ABOUT THIS TASK. Output only the span of lines that begins at the line containing "over the full sphere." and ends at the last line of the data, both included, exactly as they appear.
== SOURCE MATERIAL ==
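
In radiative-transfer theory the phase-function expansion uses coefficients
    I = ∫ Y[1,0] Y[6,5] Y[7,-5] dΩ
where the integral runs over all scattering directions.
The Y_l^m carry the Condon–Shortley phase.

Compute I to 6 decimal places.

-0.171413

Checks pass: Σm=0; 14 even; l₃=7∈[5,7].
(2·1+1)(2·6+1)(2·7+1) = 585
Δ: 0! 2! 12! / 15! → 1/1365
sum: t=0:+1/518400 = 1/518400
3j²(1 6 7; 0 0 0) = Δ·Π!·Σ² = 7/195  (sign -1)
sum: t=0:+1/39916800 = 1/39916800
3j²(1 6 7; 0 5 -5) = Δ·Π!·Σ² = 8/455  (sign +1)
combine: 4πI² = 585·7/195·8/455 = 24/65
take √, sign -1: I = -0.17141310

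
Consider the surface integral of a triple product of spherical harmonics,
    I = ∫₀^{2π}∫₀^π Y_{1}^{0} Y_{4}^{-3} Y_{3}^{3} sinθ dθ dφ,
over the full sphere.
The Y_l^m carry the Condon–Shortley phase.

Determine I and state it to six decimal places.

-0.162868

Checks pass: Σm=0; 8 even; l₃=3∈[3,5].
(2·1+1)(2·4+1)(2·3+1) = 189
Δ: 2! 0! 6! / 9! → 1/252
sum: t=1:−1/36 = -1/36
3j²(1 4 3; 0 0 0) = Δ·Π!·Σ² = 4/63  (sign +1)
sum: t=1:−1/720 = -1/720
3j²(1 4 3; 0 -3 3) = Δ·Π!·Σ² = 1/36  (sign -1)
combine: 4πI² = 189·4/63·1/36 = 1/3
take √, sign -1: I = -0.16286750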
===
REPLY.
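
over the full sphere.
The Y_l^m carry the Condon–Shortley phase.

Determine I and state it to six decimal places.

-0.162868

Checks pass: Σm=0; 8 even; l₃=3∈[3,5].
(2·1+1)(2·4+1)(2·3+1) = 189
Δ: 2! 0! 6! / 9! → 1/252
sum: t=1:−1/36 = -1/36
3j²(1 4 3; 0 0 0) = Δ·Π!·Σ² = 4/63  (sign +1)
sum: t=1:−1/720 = -1/720
3j²(1 4 3; 0 -3 3) = Δ·Π!·Σ² = 1/36  (sign -1)
combine: 4πI² = 189·4/63·1/36 = 1/3
take √, sign -1: I = -0.16286750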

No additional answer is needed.